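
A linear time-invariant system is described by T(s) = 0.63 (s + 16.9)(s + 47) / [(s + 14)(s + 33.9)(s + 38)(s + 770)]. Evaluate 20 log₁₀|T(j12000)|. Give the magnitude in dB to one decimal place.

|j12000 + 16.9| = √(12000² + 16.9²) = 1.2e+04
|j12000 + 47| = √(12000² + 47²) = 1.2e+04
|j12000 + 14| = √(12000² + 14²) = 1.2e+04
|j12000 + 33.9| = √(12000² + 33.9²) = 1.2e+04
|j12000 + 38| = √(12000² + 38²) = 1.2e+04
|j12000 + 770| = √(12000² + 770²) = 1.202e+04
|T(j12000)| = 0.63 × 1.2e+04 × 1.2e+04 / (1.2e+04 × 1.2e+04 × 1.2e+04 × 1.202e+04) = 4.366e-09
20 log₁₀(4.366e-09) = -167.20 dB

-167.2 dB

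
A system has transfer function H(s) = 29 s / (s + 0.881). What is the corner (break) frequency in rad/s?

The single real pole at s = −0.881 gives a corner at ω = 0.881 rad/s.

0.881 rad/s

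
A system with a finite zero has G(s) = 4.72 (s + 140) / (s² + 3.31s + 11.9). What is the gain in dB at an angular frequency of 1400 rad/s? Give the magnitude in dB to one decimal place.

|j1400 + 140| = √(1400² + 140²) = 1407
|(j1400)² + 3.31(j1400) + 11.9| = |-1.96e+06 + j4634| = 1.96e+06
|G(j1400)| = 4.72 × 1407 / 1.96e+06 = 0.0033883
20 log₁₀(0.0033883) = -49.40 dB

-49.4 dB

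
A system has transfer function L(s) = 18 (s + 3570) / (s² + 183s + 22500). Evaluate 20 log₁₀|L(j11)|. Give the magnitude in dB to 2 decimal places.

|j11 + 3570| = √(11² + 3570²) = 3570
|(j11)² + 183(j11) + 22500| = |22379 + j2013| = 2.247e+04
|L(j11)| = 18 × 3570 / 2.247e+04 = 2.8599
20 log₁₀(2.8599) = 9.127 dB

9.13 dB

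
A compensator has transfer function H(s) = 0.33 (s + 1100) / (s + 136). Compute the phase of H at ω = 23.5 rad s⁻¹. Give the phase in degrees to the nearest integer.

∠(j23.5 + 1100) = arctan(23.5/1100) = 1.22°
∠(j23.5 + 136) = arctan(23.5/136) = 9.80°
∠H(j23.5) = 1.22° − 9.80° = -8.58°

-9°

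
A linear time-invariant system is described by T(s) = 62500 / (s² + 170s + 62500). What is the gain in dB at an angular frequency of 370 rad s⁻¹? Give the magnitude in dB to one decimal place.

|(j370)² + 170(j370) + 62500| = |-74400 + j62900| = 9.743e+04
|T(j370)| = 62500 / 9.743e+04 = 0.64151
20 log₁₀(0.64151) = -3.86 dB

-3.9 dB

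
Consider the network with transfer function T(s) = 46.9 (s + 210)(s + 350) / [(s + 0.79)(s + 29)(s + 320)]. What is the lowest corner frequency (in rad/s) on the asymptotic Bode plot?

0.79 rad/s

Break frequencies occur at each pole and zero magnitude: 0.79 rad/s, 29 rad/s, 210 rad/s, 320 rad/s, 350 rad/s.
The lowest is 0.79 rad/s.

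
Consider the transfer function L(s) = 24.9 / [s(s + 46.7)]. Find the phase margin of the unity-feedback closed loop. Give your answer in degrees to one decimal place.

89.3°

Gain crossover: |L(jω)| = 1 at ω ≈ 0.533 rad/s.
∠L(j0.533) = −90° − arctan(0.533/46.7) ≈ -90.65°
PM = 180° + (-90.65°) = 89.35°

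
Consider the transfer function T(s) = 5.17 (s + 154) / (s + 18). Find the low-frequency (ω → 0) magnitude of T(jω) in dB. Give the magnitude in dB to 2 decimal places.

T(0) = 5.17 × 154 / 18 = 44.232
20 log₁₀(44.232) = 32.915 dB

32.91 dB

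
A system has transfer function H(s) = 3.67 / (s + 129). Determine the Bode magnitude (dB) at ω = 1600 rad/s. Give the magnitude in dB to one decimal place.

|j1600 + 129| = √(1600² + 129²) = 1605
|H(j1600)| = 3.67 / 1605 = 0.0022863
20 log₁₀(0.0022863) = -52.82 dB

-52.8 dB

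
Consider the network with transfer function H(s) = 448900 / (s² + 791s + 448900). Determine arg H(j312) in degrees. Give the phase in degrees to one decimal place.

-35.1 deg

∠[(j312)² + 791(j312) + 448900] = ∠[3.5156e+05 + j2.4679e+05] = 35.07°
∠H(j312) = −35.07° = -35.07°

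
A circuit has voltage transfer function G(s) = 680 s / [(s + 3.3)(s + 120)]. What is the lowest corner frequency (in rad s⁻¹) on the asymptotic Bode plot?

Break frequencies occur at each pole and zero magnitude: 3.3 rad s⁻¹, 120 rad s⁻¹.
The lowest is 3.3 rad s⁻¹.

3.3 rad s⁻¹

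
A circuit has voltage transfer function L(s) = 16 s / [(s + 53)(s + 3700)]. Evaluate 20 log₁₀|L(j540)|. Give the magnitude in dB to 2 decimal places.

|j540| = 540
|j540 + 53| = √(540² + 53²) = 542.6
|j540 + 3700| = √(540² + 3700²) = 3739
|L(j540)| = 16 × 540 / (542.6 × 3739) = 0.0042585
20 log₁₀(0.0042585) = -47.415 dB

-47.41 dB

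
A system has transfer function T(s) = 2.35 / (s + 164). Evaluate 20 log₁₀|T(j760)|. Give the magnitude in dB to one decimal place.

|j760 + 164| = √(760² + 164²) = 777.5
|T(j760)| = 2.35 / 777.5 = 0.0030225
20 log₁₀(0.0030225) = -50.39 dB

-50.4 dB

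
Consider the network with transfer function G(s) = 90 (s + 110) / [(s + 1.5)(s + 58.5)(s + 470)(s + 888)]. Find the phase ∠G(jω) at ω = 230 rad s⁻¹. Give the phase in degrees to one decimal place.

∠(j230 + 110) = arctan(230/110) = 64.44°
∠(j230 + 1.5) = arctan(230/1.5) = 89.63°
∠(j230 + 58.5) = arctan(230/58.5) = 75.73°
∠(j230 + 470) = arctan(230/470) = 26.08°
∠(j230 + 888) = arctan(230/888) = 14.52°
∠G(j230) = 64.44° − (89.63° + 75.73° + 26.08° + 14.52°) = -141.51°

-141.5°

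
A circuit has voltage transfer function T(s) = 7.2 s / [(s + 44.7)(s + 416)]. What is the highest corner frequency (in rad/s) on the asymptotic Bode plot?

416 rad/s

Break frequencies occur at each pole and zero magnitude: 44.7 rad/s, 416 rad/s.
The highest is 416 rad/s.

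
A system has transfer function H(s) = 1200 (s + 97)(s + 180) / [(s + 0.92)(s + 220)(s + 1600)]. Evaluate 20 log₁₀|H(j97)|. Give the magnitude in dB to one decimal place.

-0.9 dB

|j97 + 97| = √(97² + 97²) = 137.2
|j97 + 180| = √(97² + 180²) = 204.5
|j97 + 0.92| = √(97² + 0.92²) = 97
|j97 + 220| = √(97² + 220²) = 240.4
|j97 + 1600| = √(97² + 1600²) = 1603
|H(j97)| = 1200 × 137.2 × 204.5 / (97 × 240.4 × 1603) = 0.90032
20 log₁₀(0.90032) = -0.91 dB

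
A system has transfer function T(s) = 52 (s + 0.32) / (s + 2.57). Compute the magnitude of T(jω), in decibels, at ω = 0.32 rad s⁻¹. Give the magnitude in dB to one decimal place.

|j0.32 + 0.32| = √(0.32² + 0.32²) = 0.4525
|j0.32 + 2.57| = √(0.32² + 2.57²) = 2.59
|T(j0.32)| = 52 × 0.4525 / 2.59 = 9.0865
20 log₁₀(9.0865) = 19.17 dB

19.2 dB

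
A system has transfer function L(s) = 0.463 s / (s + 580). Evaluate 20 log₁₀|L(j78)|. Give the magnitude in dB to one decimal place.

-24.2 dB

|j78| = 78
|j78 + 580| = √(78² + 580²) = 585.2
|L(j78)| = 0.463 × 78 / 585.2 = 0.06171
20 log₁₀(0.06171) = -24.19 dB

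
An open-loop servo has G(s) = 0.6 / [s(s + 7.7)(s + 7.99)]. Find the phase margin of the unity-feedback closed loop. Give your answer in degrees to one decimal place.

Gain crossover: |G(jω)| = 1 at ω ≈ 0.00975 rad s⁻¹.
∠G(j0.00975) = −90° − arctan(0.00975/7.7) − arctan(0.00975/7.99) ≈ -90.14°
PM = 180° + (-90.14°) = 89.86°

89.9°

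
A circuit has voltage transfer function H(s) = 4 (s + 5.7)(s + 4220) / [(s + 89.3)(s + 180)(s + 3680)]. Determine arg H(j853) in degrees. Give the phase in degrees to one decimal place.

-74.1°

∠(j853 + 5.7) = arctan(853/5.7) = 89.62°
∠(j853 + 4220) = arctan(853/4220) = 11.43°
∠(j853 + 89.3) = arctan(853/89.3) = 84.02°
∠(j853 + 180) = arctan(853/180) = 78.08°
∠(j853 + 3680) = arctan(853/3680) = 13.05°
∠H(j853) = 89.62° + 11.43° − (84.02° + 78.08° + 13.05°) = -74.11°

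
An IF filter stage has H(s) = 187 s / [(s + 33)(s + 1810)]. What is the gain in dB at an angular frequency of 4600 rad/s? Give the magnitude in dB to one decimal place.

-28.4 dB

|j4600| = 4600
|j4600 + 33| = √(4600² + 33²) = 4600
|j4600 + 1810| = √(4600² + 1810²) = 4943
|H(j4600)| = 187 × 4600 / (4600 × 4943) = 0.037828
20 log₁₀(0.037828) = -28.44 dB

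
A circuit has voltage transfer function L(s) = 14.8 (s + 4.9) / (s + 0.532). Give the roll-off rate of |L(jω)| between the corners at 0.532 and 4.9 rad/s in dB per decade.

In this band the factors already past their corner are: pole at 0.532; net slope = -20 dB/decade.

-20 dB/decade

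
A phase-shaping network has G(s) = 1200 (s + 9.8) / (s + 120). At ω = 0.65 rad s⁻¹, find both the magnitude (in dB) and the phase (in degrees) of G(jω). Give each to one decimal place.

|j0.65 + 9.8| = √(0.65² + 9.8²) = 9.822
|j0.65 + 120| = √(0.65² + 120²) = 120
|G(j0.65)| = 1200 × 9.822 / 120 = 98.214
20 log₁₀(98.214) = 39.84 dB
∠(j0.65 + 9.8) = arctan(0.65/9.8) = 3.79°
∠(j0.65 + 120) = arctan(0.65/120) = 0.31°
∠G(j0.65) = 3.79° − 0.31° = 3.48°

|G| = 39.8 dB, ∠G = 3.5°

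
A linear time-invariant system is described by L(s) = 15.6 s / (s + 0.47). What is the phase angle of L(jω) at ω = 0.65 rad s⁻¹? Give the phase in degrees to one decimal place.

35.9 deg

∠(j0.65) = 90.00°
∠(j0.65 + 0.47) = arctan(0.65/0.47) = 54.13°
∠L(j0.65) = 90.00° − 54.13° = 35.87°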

* Work required
All lines from the one containing "A linear time-invariant system is described by L(s)" through the final line of the records above are to be set down exactly, and no other line is to appear.

* Response to the task
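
A linear time-invariant system is described by L(s) = 15.6 s / (s + 0.47). What is the phase angle of L(jω) at ω = 0.65 rad s⁻¹? Give the phase in degrees to one decimal place.

35.9 deg

∠(j0.65) = 90.00°
∠(j0.65 + 0.47) = arctan(0.65/0.47) = 54.13°
∠L(j0.65) = 90.00° − 54.13° = 35.87°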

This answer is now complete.